> _Records supplied_

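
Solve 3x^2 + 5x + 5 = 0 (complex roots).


disc = 5^2 - 4*3*5 = 25 - 60 = -35
sqrt(|disc|) = sqrt(35) = 5.9161
Real part = -5/(2*3) = -0.8333
Imag part = 5.9161/(2*3) = 0.9860

-0.8333 ± 0.9860i


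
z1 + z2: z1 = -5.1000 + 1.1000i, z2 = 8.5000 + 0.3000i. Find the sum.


Real: -5.1 + 8.5 = 3.4
Imag: 1.1 + 0.3 = 1.4

3.4000 + 1.4000i


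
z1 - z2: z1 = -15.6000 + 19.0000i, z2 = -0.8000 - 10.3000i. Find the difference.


Real: -15.6 + 0.8 = -14.8
Imag: 19 + 10.3 = 29.3

-14.8000 + 29.3000i


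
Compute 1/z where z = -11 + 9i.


|z|^2 = 121+81 = 202
1/z = (-11 - 9i)/202

1/z = -0.0545 - 0.0446i


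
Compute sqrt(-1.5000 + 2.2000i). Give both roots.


|z| = sqrt(2.25+4.84) = 2.6627
sqrt((|z|+a)/2) = sqrt((2.6627+(-1.5))/2) = sqrt(0.5814) = 0.7625
sqrt((|z|-a)/2) = sqrt((2.6627-(-1.5))/2) = sqrt(2.0814) = 1.4427

±(0.7625 + 1.4427i) i.e. 0.7625 + 1.4427i and -0.7625 - 1.4427i


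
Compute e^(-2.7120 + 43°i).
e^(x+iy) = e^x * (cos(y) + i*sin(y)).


e^-2.7120 = 0.0664
cos(43°) = 0.7314
sin(43°) = 0.682
Real = 0.0664*0.7314 = 0.0486
Imag = 0.0664*0.682 = 0.0453

0.0486 + 0.0453i


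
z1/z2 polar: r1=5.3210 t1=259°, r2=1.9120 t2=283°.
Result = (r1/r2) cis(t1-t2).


r = 5.3210 / 1.9120 = 2.7829
theta = 259° - 283° = -24° = 336° (mod 360)

2.7829 cis(336°)


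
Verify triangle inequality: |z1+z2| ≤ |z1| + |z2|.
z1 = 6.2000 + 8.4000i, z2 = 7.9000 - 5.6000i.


|z1| = sqrt(6.2^2 + 8.4^2) = sqrt(109) = 10.4403
|z2| = sqrt(7.9^2 + (-5.6)^2) = sqrt(93.77) = 9.6835
z1+z2 = 14.1000 + 2.8000i
|z1+z2| = sqrt(206.65) = 14.3753
|z1|+|z2| = 10.4403 + 9.6835 = 20.1238

|z1+z2| = 14.3753 ≤ |z1|+|z2| = 20.1238 (verified)


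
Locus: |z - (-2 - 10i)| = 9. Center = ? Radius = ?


|z - z0| = r is a circle with center z0 and radius r.
Center = (-2, -10), radius = 9

Circle with center (-2, -10) and radius 9


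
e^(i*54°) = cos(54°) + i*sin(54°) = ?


cos(54°) = 0.5878
sin(54°) = 0.8090

e^(i*54°) = 0.5878 + 0.8090i


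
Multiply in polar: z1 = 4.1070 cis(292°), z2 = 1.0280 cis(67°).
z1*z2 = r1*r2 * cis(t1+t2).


r = 4.1070 * 1.0280 = 4.2220
theta = 292° + 67° = 359° = 359° (mod 360)

4.2220 cis(359°)


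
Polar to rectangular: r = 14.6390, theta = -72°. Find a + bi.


a = 14.6390*cos(-72°) = 14.6390*0.30902 = 4.5237
b = 14.6390*sin(-72°) = 14.6390*(-0.951057) = -13.9225

4.5237 - 13.9225i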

> _Exercise_
Reproduce every record in full, keeping each one exactly as it reads.

> _Expected answer_
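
Solve 3x^2 + 5x + 5 = 0 (complex roots).


disc = 5^2 - 4*3*5 = 25 - 60 = -35
sqrt(|disc|) = sqrt(35) = 5.9161
Real part = -5/(2*3) = -0.8333
Imag part = 5.9161/(2*3) = 0.9860

-0.8333 ± 0.9860i


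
z1 + z2: z1 = -5.1000 + 1.1000i, z2 = 8.5000 + 0.3000i. Find the sum.


Real: -5.1 + 8.5 = 3.4
Imag: 1.1 + 0.3 = 1.4

3.4000 + 1.4000i


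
z1 - z2: z1 = -15.6000 + 19.0000i, z2 = -0.8000 - 10.3000i. Find the difference.


Real: -15.6 + 0.8 = -14.8
Imag: 19 + 10.3 = 29.3

-14.8000 + 29.3000i


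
Compute 1/z where z = -11 + 9i.


|z|^2 = 121+81 = 202
1/z = (-11 - 9i)/202

1/z = -0.0545 - 0.0446i


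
Compute sqrt(-1.5000 + 2.2000i). Give both roots.


|z| = sqrt(2.25+4.84) = 2.6627
sqrt((|z|+a)/2) = sqrt((2.6627+(-1.5))/2) = sqrt(0.5814) = 0.7625
sqrt((|z|-a)/2) = sqrt((2.6627-(-1.5))/2) = sqrt(2.0814) = 1.4427

±(0.7625 + 1.4427i) i.e. 0.7625 + 1.4427i and -0.7625 - 1.4427i


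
Compute e^(-2.7120 + 43°i).
e^(x+iy) = e^x * (cos(y) + i*sin(y)).


e^-2.7120 = 0.0664
cos(43°) = 0.7314
sin(43°) = 0.682
Real = 0.0664*0.7314 = 0.0486
Imag = 0.0664*0.682 = 0.0453

0.0486 + 0.0453i


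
z1/z2 polar: r1=5.3210 t1=259°, r2=1.9120 t2=283°.
Result = (r1/r2) cis(t1-t2).


r = 5.3210 / 1.9120 = 2.7829
theta = 259° - 283° = -24° = 336° (mod 360)

2.7829 cis(336°)


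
Verify triangle inequality: |z1+z2| ≤ |z1| + |z2|.
z1 = 6.2000 + 8.4000i, z2 = 7.9000 - 5.6000i.


|z1| = sqrt(6.2^2 + 8.4^2) = sqrt(109) = 10.4403
|z2| = sqrt(7.9^2 + (-5.6)^2) = sqrt(93.77) = 9.6835
z1+z2 = 14.1000 + 2.8000i
|z1+z2| = sqrt(206.65) = 14.3753
|z1|+|z2| = 10.4403 + 9.6835 = 20.1238

|z1+z2| = 14.3753 ≤ |z1|+|z2| = 20.1238 (verified)


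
Locus: |z - (-2 - 10i)| = 9. Center = ? Radius = ?


|z - z0| = r is a circle with center z0 and radius r.
Center = (-2, -10), radius = 9

Circle with center (-2, -10) and radius 9


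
e^(i*54°) = cos(54°) + i*sin(54°) = ?


cos(54°) = 0.5878
sin(54°) = 0.8090

e^(i*54°) = 0.5878 + 0.8090i


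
Multiply in polar: z1 = 4.1070 cis(292°), z2 = 1.0280 cis(67°).
z1*z2 = r1*r2 * cis(t1+t2).


r = 4.1070 * 1.0280 = 4.2220
theta = 292° + 67° = 359° = 359° (mod 360)

4.2220 cis(359°)


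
Polar to rectangular: r = 14.6390, theta = -72°. Find a + bi.


a = 14.6390*cos(-72°) = 14.6390*0.30902 = 4.5237
b = 14.6390*sin(-72°) = 14.6390*(-0.951057) = -13.9225

4.5237 - 13.9225i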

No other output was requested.